[Task data]

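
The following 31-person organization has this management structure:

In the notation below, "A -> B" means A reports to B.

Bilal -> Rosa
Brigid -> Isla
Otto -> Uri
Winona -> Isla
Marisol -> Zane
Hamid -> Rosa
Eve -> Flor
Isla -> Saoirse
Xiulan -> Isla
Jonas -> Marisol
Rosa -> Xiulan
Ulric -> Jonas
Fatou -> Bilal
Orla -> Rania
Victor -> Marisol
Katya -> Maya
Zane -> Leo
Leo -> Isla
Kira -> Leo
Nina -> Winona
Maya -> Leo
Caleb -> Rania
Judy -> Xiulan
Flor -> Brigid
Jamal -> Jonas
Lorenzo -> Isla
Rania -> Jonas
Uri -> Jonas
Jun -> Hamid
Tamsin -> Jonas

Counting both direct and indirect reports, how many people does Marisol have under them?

10

Marisol directly manages Jonas, Victor. Under Jonas: Ulric, Tamsin, Rania, Caleb, Orla, Jamal, Uri, Otto (8). Victor has no reports. So Marisol's organization is 2 direct reports plus everyone under them: 9 + 1 = 10.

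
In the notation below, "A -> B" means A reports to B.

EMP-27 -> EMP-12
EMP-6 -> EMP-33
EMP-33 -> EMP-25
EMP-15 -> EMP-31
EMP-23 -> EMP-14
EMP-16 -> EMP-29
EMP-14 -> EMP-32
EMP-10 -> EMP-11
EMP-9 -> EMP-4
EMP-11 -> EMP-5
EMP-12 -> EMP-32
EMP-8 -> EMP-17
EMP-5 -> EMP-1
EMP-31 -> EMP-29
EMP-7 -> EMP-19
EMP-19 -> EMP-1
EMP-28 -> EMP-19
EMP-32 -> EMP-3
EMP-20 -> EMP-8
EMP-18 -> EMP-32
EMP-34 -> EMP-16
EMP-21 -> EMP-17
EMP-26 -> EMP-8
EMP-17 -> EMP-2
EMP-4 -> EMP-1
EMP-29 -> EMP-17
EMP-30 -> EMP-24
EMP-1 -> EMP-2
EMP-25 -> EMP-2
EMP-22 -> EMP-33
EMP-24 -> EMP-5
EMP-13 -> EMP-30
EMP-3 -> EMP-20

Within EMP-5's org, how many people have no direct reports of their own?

The people in EMP-5's organization with no one reporting to them are EMP-13, EMP-10. That is 2.

2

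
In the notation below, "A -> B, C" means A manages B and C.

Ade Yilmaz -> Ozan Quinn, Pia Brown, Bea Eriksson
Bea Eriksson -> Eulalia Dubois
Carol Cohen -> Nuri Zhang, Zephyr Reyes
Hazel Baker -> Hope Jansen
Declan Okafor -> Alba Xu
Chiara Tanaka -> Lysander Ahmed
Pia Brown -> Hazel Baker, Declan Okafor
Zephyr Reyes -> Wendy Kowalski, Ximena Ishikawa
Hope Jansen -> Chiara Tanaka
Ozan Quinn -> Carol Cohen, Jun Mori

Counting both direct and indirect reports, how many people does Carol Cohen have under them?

4

Carol Cohen directly manages Nuri Zhang, Zephyr Reyes. Nuri Zhang has no reports. Under Zephyr Reyes: Ximena Ishikawa, Wendy Kowalski (2). So Carol Cohen's organization is 2 direct reports plus everyone under them: 1 + 3 = 4.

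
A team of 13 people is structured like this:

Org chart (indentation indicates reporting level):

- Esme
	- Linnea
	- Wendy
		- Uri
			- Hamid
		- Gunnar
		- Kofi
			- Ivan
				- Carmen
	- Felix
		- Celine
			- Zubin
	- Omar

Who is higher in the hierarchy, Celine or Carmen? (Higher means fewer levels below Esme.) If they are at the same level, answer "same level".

Celine is 2 levels below Esme; Carmen is 4. Celine is higher.

Celine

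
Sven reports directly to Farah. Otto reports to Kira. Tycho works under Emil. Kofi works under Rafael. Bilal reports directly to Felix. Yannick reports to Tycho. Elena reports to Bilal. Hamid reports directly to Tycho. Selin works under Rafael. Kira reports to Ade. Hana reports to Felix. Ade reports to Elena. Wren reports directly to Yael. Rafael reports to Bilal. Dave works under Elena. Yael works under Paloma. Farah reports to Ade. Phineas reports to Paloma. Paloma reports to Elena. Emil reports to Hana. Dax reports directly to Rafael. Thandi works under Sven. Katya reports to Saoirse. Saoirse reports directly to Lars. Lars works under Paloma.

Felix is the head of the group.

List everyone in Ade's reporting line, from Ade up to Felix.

Ade -> Elena -> Bilal -> Felix

Ade reports to Elena. Elena reports to Bilal. Bilal reports to Felix. Felix is at the top.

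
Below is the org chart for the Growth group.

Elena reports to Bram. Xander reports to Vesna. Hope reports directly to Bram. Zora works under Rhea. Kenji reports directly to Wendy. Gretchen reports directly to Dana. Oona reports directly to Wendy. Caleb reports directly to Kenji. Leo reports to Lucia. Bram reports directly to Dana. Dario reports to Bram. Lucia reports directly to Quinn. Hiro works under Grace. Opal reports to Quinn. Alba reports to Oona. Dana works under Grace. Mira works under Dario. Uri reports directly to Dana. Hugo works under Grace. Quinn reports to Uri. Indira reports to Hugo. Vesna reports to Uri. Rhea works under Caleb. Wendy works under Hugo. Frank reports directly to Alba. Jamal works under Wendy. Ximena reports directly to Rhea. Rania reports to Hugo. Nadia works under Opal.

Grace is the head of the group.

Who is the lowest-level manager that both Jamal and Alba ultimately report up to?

Wendy

Jamal's chain of managers is Wendy, Hugo, Grace. Alba's chain of managers is Oona, Wendy, Hugo, Grace. The first manager that appears in both chains is Wendy.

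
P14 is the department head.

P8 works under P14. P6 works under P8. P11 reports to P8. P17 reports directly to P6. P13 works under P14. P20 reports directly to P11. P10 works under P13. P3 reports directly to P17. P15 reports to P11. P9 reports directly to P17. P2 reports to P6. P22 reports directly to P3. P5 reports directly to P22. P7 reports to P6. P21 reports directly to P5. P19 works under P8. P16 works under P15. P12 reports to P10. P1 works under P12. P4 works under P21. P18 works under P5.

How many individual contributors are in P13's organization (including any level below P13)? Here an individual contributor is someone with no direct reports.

The only person in P13's organization with no one reporting to them is P1. That is 1.

1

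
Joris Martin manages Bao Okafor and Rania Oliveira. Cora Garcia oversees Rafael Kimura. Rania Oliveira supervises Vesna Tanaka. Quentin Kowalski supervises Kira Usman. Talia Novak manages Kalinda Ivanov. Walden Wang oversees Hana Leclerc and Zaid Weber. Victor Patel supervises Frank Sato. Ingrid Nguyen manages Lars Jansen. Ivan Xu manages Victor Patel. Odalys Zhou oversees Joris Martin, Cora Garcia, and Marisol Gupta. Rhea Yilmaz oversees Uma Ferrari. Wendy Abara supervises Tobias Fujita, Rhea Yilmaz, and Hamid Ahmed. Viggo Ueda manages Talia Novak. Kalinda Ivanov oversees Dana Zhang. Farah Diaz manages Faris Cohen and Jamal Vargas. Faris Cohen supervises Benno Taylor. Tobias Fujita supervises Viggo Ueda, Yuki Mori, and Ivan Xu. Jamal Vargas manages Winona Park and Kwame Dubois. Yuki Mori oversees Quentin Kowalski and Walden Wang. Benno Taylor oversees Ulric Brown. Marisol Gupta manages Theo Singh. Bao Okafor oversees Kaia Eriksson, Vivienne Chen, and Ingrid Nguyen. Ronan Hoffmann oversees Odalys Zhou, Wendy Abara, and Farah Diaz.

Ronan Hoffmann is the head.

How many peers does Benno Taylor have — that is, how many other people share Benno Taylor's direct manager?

0

Benno Taylor reports to Faris Cohen, and Faris Cohen has no other direct reports. Benno Taylor has 0 peers.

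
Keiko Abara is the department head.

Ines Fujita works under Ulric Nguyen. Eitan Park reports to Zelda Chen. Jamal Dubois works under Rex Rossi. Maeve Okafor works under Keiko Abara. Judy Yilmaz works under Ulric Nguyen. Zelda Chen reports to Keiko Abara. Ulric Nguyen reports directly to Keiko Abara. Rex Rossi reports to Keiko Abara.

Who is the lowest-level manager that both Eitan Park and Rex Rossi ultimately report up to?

Eitan Park's chain of managers is Zelda Chen, Keiko Abara. Rex Rossi's chain of managers is Keiko Abara. The first manager that appears in both chains is Keiko Abara.

Keiko Abara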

[Required work]
Retrieve all lines from the data that contain the string "Ozan".

[Finished task]
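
Ade Yilmaz -> Ozan Quinn, Pia Brown, Bea Eriksson
Ozan Quinn -> Carol Cohen, Jun Mori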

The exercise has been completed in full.